**Activity:**
Since only part of the records is wanted, repeat exactly the lines from the one containing "For a 8-item" through the last line, both included.

**Supplied material:**
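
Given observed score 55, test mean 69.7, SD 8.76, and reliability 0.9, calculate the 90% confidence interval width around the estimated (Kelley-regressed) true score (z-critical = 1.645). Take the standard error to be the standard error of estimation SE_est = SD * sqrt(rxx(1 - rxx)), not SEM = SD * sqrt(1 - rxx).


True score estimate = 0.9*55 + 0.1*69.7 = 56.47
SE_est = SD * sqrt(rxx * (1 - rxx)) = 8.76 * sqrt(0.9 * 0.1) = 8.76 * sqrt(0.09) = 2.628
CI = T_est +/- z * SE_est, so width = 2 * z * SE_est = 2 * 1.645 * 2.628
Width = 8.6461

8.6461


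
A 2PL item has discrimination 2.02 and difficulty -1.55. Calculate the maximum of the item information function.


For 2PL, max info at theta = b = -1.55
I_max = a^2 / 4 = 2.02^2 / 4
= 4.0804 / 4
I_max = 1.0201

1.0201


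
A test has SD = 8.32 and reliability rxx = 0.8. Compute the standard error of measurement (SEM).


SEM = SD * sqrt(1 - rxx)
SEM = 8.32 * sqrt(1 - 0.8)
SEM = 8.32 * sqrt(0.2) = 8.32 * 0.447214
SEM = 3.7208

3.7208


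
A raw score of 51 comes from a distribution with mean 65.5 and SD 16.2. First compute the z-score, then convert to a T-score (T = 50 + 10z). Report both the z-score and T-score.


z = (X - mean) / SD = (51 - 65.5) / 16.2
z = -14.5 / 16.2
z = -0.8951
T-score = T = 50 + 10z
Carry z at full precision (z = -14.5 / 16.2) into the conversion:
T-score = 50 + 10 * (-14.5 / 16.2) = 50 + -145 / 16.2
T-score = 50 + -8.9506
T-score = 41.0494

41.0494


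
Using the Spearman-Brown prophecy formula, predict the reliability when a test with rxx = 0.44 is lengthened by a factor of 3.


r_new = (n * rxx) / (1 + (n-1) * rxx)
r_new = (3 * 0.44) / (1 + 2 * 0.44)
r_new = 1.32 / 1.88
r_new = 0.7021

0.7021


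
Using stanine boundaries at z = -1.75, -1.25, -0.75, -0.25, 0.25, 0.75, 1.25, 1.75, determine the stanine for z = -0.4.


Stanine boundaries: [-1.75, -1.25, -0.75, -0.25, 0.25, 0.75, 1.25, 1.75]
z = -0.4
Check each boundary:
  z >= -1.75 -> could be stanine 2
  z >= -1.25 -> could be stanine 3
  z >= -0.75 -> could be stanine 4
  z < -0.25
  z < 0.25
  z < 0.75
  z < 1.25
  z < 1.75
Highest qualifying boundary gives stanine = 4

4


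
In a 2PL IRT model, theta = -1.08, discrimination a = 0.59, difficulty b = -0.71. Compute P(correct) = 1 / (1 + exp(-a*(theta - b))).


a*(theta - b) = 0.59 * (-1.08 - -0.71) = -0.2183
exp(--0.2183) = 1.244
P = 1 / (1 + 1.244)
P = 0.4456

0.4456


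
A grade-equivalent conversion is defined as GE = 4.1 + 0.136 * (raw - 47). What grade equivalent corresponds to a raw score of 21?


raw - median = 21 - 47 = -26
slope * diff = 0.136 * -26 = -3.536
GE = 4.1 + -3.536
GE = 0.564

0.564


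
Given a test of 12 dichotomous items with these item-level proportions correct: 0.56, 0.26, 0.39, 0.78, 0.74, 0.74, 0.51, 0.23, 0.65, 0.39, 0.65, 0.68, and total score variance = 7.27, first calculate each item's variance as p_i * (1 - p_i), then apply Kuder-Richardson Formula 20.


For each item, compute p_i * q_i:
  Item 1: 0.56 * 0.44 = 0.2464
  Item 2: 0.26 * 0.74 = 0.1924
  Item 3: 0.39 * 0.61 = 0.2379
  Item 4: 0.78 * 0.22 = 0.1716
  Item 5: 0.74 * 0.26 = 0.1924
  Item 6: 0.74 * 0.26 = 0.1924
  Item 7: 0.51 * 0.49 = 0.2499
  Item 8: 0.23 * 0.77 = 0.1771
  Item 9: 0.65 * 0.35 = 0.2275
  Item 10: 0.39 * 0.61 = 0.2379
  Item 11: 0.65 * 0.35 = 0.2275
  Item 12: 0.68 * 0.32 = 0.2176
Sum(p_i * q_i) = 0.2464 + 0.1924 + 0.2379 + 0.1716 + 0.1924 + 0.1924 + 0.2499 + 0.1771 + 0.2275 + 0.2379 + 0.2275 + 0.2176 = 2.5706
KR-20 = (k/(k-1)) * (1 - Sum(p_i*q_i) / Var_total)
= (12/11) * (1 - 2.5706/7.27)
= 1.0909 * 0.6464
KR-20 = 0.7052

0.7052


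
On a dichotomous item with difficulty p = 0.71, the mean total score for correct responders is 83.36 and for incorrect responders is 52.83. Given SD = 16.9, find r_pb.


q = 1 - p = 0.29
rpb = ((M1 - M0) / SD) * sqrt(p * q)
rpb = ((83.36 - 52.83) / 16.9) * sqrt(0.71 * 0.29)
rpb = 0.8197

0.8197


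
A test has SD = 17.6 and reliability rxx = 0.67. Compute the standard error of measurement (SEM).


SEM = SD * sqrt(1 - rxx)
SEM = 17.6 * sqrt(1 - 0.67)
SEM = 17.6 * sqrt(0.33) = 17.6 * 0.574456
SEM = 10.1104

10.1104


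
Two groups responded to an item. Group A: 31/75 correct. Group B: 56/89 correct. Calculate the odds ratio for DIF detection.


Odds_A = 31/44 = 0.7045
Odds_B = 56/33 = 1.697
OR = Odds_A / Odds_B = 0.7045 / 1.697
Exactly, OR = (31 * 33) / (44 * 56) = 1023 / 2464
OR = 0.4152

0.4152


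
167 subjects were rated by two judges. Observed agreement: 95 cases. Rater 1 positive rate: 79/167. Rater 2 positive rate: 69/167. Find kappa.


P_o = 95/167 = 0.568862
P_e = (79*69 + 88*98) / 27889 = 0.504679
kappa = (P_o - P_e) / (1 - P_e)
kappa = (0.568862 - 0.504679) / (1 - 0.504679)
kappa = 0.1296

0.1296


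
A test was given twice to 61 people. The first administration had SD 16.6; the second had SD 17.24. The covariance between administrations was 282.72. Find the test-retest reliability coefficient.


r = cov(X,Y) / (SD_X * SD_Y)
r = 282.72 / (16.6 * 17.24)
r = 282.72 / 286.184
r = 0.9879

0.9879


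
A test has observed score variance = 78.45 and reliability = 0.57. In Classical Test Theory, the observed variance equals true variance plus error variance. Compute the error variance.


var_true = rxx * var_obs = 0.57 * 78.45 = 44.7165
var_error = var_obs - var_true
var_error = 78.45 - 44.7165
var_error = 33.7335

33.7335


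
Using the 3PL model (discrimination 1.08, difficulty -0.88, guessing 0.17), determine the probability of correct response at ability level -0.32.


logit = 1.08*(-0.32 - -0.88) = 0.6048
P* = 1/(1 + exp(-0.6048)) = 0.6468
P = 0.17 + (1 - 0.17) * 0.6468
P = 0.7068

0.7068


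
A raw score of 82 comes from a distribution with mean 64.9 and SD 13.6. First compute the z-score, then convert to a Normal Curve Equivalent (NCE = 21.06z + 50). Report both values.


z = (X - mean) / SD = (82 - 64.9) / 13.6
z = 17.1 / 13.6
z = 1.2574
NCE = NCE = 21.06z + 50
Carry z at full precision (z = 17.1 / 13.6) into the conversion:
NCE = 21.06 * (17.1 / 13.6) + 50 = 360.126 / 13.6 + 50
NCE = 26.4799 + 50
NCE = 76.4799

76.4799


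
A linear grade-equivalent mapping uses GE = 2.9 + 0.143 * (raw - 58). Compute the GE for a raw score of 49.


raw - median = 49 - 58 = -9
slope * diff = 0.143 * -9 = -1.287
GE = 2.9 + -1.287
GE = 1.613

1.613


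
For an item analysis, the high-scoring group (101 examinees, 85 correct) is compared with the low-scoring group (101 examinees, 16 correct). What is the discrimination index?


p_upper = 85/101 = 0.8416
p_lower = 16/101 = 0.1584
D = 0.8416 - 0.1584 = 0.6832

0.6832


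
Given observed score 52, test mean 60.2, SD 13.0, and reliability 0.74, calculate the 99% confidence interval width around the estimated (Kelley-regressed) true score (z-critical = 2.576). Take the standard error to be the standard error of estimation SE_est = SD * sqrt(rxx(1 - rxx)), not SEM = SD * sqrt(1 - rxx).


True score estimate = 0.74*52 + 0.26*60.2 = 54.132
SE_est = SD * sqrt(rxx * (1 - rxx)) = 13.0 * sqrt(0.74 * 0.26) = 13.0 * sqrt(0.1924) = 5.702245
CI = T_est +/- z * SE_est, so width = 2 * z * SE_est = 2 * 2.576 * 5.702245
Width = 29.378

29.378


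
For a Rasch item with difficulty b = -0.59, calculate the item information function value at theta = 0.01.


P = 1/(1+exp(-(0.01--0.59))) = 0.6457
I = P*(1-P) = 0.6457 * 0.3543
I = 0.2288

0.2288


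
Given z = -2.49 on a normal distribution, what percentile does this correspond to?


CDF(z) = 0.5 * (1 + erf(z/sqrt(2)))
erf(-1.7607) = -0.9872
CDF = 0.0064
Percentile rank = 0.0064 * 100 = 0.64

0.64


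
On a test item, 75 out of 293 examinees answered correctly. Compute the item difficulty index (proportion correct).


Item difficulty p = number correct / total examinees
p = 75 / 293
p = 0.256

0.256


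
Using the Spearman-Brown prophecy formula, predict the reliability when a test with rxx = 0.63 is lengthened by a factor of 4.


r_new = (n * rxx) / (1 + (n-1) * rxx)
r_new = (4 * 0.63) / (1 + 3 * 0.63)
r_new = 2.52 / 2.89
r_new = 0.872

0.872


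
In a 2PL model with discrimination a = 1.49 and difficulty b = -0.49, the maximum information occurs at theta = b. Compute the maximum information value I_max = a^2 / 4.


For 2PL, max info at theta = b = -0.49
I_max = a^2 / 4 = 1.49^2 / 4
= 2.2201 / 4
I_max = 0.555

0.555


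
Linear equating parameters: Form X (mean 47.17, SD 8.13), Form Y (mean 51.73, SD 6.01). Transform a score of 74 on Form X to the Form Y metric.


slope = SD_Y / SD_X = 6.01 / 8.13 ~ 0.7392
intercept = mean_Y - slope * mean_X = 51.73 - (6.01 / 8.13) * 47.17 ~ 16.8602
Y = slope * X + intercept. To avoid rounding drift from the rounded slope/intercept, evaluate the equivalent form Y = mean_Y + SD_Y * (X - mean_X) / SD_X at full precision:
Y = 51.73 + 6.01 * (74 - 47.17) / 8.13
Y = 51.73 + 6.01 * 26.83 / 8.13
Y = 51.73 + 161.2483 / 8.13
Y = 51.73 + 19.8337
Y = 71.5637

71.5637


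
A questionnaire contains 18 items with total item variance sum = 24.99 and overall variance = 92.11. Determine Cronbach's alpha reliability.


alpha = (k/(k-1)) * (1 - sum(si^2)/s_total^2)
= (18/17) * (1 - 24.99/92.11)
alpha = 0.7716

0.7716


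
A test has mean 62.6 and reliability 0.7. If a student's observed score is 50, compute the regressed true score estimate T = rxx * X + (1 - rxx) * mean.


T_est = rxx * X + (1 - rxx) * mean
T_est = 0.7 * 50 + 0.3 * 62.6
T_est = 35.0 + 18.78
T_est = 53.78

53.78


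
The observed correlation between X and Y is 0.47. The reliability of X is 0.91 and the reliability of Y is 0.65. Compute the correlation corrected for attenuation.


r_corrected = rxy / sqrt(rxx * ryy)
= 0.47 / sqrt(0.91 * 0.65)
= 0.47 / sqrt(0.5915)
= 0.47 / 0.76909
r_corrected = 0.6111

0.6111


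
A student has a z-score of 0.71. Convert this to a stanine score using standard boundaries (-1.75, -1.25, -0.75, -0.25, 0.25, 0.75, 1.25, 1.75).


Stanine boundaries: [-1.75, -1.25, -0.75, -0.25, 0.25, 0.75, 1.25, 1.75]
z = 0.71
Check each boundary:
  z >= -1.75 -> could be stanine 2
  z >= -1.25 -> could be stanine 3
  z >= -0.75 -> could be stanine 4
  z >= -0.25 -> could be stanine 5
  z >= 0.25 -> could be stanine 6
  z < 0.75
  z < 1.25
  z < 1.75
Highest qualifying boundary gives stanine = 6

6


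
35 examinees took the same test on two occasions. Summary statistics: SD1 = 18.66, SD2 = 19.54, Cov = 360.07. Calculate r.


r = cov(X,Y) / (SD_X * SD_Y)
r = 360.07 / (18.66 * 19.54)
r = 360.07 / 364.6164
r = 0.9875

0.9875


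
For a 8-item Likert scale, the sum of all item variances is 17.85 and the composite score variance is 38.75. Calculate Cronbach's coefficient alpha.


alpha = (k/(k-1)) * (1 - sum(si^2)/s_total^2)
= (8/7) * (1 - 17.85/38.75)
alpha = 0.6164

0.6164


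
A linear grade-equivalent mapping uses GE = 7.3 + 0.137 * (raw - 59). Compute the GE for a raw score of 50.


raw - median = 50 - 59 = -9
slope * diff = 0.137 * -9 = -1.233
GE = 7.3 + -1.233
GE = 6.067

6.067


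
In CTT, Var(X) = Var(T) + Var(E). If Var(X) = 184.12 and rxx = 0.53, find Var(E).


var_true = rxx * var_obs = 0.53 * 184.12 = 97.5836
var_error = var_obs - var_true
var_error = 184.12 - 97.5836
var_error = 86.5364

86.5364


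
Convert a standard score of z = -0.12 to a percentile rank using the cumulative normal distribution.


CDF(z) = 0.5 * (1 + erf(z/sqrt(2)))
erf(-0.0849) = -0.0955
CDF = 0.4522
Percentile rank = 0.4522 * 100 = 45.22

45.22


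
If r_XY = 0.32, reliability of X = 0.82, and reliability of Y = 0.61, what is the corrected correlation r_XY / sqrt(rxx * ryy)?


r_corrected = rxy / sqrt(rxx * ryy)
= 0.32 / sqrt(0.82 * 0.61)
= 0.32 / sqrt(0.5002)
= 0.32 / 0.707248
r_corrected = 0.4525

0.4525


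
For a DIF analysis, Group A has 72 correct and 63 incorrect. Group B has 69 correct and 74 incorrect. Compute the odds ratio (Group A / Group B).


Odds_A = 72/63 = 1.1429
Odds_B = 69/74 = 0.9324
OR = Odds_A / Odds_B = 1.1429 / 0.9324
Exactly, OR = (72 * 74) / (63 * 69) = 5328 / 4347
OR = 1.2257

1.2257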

**Answer section:**
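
For a 8-item Likert scale, the sum of all item variances is 17.85 and the composite score variance is 38.75. Calculate Cronbach's coefficient alpha.


alpha = (k/(k-1)) * (1 - sum(si^2)/s_total^2)
= (8/7) * (1 - 17.85/38.75)
alpha = 0.6164

0.6164


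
A linear grade-equivalent mapping uses GE = 7.3 + 0.137 * (raw - 59). Compute the GE for a raw score of 50.


raw - median = 50 - 59 = -9
slope * diff = 0.137 * -9 = -1.233
GE = 7.3 + -1.233
GE = 6.067

6.067


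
In CTT, Var(X) = Var(T) + Var(E). If Var(X) = 184.12 and rxx = 0.53, find Var(E).


var_true = rxx * var_obs = 0.53 * 184.12 = 97.5836
var_error = var_obs - var_true
var_error = 184.12 - 97.5836
var_error = 86.5364

86.5364


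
Convert a standard score of z = -0.12 to a percentile rank using the cumulative normal distribution.


CDF(z) = 0.5 * (1 + erf(z/sqrt(2)))
erf(-0.0849) = -0.0955
CDF = 0.4522
Percentile rank = 0.4522 * 100 = 45.22

45.22


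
If r_XY = 0.32, reliability of X = 0.82, and reliability of Y = 0.61, what is the corrected correlation r_XY / sqrt(rxx * ryy)?


r_corrected = rxy / sqrt(rxx * ryy)
= 0.32 / sqrt(0.82 * 0.61)
= 0.32 / sqrt(0.5002)
= 0.32 / 0.707248
r_corrected = 0.4525

0.4525


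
For a DIF analysis, Group A has 72 correct and 63 incorrect. Group B has 69 correct and 74 incorrect. Compute the odds ratio (Group A / Group B).


Odds_A = 72/63 = 1.1429
Odds_B = 69/74 = 0.9324
OR = Odds_A / Odds_B = 1.1429 / 0.9324
Exactly, OR = (72 * 74) / (63 * 69) = 5328 / 4347
OR = 1.2257

1.2257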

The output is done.